Collected data entries:
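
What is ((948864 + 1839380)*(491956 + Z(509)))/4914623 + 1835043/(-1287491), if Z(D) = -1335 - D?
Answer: 251344882967668037/903933268699 ≈ 2.7806e+5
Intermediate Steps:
((948864 + 1839380)*(491956 + Z(509)))/4914623 + 1835043/(-1287491) = ((948864 + 1839380)*(491956 + (-1335 - 1*509)))/4914623 + 1835043/(-1287491) = (2788244*(491956 + (-1335 - 509)))*(1/4914623) + 1835043*(-1/1287491) = (2788244*(491956 - 1844))*(1/4914623) - 1835043/1287491 = (2788244*490112)*(1/4914623) - 1835043/1287491 = 1366551843328*(1/4914623) - 1835043/1287491 = 195221691904/702089 - 1835043/1287491 = 251344882967668037/903933268699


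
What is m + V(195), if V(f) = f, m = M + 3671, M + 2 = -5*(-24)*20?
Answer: 6264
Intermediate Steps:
M = 2398 (M = -2 - 5*(-24)*20 = -2 + 120*20 = -2 + 2400 = 2398)
m = 6069 (m = 2398 + 3671 = 6069)
m + V(195) = 6069 + 195 = 6264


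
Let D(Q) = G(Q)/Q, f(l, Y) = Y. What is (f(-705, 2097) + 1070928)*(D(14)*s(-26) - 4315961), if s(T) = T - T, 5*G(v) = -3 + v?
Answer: -4631134052025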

ABOUT THIS TASK:
The whole of the data must be given back word for word.

SOLUTION:
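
What is ((948864 + 1839380)*(491956 + Z(509)))/4914623 + 1835043/(-1287491), if Z(D) = -1335 - D?
Answer: 251344882967668037/903933268699 ≈ 2.7806e+5
Intermediate Steps:
((948864 + 1839380)*(491956 + Z(509)))/4914623 + 1835043/(-1287491) = ((948864 + 1839380)*(491956 + (-1335 - 1*509)))/4914623 + 1835043/(-1287491) = (2788244*(491956 + (-1335 - 509)))*(1/4914623) + 1835043*(-1/1287491) = (2788244*(491956 - 1844))*(1/4914623) - 1835043/1287491 = (2788244*490112)*(1/4914623) - 1835043/1287491 = 1366551843328*(1/4914623) - 1835043/1287491 = 195221691904/702089 - 1835043/1287491 = 251344882967668037/903933268699


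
What is m + V(195), if V(f) = f, m = M + 3671, M + 2 = -5*(-24)*20?
Answer: 6264
Intermediate Steps:
M = 2398 (M = -2 - 5*(-24)*20 = -2 + 120*20 = -2 + 2400 = 2398)
m = 6069 (m = 2398 + 3671 = 6069)
m + V(195) = 6069 + 195 = 6264


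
Let D(Q) = G(Q)/Q, f(l, Y) = Y. What is (f(-705, 2097) + 1070928)*(D(14)*s(-26) - 4315961), if s(T) = T - T, 5*G(v) = -3 + v?
Answer: -4631134052025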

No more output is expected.